PROMPT:
Copy out each line of the entries below in which the string "there" appears.

Recorded data:
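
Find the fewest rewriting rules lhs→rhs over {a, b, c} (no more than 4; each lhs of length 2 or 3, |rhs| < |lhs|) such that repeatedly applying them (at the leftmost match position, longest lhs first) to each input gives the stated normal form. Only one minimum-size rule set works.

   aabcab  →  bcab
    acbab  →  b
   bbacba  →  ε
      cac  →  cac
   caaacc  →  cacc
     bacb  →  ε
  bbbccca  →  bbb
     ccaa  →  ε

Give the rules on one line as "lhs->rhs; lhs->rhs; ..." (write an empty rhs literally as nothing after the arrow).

  | aabcab => bcab
  | acbab => aab => b
  | bbacba => bcba => ba => ε
  | cac

aa->; ba->; cb->; cca->b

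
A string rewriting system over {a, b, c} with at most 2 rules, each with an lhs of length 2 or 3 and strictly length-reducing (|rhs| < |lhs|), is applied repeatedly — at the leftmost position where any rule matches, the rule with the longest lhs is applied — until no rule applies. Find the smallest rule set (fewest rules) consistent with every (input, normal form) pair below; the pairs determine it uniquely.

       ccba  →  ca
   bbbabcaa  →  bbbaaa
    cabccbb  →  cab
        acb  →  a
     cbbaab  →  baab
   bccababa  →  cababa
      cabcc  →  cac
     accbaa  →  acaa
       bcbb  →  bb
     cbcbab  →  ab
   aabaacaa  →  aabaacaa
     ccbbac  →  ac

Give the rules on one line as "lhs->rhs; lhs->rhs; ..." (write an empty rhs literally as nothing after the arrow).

  | ccba => ca
  | bbbabcaa => bbbaaa
  | cabccbb => cacbb => cab
  | acb => a

bc->; cb->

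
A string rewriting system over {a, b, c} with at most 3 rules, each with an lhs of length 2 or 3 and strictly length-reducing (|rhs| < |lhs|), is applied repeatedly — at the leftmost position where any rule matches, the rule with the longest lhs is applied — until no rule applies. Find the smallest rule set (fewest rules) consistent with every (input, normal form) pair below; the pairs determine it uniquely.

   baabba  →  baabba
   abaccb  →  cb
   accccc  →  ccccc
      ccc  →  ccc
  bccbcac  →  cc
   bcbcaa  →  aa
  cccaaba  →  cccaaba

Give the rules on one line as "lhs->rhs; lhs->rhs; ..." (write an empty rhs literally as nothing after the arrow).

ac->c; bc->

  | baabba
  | abaccb => abccb => acb => cb
  | accccc => ccccc
  | ccc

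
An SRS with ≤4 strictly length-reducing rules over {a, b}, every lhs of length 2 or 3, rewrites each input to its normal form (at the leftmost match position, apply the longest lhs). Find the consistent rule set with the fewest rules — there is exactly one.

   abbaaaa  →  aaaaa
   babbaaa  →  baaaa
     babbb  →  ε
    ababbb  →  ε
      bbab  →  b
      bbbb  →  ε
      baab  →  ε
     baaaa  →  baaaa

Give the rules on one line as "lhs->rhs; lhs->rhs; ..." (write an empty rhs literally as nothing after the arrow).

ab->b; abb->a; bb->

  | abbaaaa => aaaaa
  | babbaaa => baaaa
  | babbb => bab => bb => ε
  | ababbb => babbb => bab => bb => ε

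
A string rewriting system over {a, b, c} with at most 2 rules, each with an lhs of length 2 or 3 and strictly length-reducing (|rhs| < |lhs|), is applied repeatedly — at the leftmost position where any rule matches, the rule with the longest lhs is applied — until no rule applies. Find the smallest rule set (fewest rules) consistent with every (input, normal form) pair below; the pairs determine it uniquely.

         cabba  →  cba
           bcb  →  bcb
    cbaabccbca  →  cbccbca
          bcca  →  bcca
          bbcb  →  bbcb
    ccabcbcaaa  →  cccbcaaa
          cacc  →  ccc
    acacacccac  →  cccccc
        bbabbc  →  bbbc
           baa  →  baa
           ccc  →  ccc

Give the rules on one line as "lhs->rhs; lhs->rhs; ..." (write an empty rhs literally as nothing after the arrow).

ab->; ac->c

  | cabba => cba
  | bcb
  | cbaabccbca => cbaccbca => cbccbca
  | bcca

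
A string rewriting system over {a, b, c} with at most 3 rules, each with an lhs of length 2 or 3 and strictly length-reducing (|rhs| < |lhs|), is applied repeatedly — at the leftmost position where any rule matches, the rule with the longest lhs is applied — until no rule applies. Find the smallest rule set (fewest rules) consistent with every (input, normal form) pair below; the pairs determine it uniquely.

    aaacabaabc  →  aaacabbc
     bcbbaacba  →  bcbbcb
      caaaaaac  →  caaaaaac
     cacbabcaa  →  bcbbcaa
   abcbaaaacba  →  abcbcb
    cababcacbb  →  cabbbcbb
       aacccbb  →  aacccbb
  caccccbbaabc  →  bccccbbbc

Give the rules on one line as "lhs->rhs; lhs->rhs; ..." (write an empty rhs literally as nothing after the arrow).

  | aaacabaabc => aaacababc => aaacabbc
  | bcbbaacba => bcbbacba => bcbbcba => bcbbcb
  | caaaaaac
  | cacbabcaa => bcbabcaa => bcbbcaa

ba->b; cac->bc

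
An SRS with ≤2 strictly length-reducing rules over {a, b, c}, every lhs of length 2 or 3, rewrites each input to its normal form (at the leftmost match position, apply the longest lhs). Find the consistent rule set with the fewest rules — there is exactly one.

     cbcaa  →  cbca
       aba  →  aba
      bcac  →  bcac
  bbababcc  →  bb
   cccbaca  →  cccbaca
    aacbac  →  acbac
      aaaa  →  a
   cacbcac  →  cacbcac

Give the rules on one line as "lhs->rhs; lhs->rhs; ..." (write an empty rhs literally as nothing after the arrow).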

RESPONSE:
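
An SRS with ≤4 strictly length-reducing rules over {a, b}, every lhs of length 2 or 3, rewrites each input to its normal form (at the leftmost match position, apply the longest lhs). Find the consistent rule set with the fewest rules — there is exactly one.
An SRS with ≤2 strictly length-reducing rules over {a, b, c}, every lhs of length 2 or 3, rewrites each input to its normal form (at the leftmost match position, apply the longest lhs). Find the consistent rule set with the fewest rules — there is exactly one.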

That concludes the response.